TASK OBJECTIVE: Output the entries that follow, word for word.

DATA PROVIDED section start

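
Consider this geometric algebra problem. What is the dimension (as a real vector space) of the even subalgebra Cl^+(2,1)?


Even subalgebra dimension = 2^(n-1)
n = 2 + 1 = 3
2^(3 - 1) = 2^2 = 4
Verification: sum of C(3,k) for even k = 1 + 3 = 4
Result = 4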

DATA PROVIDED section end

RESULT BELOW:
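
Consider this geometric algebra problem. What is the dimension (as a real vector space) of the even subalgebra Cl^+(2,1)?


Even subalgebra dimension = 2^(n-1)
n = 2 + 1 = 3
2^(3 - 1) = 2^2 = 4
Verification: sum of C(3,k) for even k = 1 + 3 = 4
Result = 4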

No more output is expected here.